**TASK OBJECTIVE:** Provide an exact repetition of every entry, with no word altered.

**DATA LISTING:**
○ ○ ○ ○ ○

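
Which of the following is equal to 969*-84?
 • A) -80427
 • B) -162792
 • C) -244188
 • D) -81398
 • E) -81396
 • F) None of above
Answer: E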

○ ○ ○ ○ ○

**RESPONSE AREA:**
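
Which of the following is equal to 969*-84?
 • A) -80427
 • B) -162792
 • C) -244188
 • D) -81398
 • E) -81396
 • F) None of above
Answer: E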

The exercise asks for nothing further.